> **WHAT TO WORK ON**:
All of the data below is to be copied again without changes.

> **DATA EXCERPTS**:
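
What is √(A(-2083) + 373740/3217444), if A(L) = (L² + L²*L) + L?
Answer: I*√5844688582001326430866/804361 ≈ 95045.0*I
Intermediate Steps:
A(L) = L + L² + L³ (A(L) = (L² + L³) + L = L + L² + L³)
√(A(-2083) + 373740/3217444) = √(-2083*(1 - 2083 + (-2083)²) + 373740/3217444) = √(-2083*(1 - 2083 + 4338889) + 373740*(1/3217444)) = √(-2083*4336807 + 93435/804361) = √(-9033568981 + 93435/804361) = √(-7266250579032706/804361) = I*√5844688582001326430866/804361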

> **SOLVED PROBLEM**:
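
What is √(A(-2083) + 373740/3217444), if A(L) = (L² + L²*L) + L?
Answer: I*√5844688582001326430866/804361 ≈ 95045.0*I
Intermediate Steps:
A(L) = L + L² + L³ (A(L) = (L² + L³) + L = L + L² + L³)
√(A(-2083) + 373740/3217444) = √(-2083*(1 - 2083 + (-2083)²) + 373740/3217444) = √(-2083*(1 - 2083 + 4338889) + 373740*(1/3217444)) = √(-2083*4336807 + 93435/804361) = √(-9033568981 + 93435/804361) = √(-7266250579032706/804361) = I*√5844688582001326430866/804361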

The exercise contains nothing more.